### Directions
Below are some records; output exactly the lines from the line with "4. 2y par swap, fixed" to the line with "6. 3y par swap, fixed", both ends kept, and nothing more.

### Records provided
__________________________________________________
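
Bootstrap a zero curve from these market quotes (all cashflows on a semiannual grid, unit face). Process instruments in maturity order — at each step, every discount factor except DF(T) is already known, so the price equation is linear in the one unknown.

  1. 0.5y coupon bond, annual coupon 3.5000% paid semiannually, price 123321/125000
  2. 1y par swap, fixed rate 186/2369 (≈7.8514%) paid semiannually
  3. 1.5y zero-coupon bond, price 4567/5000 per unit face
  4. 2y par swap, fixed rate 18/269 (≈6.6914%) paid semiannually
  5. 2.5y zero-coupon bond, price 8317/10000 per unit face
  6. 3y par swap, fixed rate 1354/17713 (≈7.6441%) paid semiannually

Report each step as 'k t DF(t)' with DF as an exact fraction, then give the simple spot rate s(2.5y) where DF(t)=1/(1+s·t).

step 1 [0.5y] bond c/2=7/400: DF=(123321/125000 − 7/400·(0))/(1+7/400) = 606/625 ≈ 0.969600
step 2 [1y] swap r/2=93/2369: DF=(1 − 93/2369·(0.969600))/(1+93/2369) = 1157/1250 ≈ 0.925600
step 3 [1.5y] zero: DF = P = 4567/5000 ≈ 0.913400
step 4 [2y] swap r/2=9/269: DF=(1 − 9/269·(0.969600+0.925600+0.913400))/(1+9/269) = 8767/10000 ≈ 0.876700
step 5 [2.5y] zero: DF = P = 8317/10000 ≈ 0.831700
step 6 [3y] swap r/2=677/17713: DF=(1 − 677/17713·(0.969600+0.925600+0.913400+0.876700+0.831700))/(1+677/17713) = 7969/10000 ≈ 0.796900

1 1/2 606/625
2 1 1157/1250
3 3/2 4567/5000
4 2 8767/10000
5 5/2 8317/10000
6 3 7969/10000
s(2.5y) = (1/(8317/10000) − 1)/(5/2) = 3366/41585 ≈ 8.0943%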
__________________________________________________
### Finished exercise
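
  4. 2y par swap, fixed rate 18/269 (≈6.6914%) paid semiannually
  5. 2.5y zero-coupon bond, price 8317/10000 per unit face
  6. 3y par swap, fixed rate 1354/17713 (≈7.6441%) paid semiannually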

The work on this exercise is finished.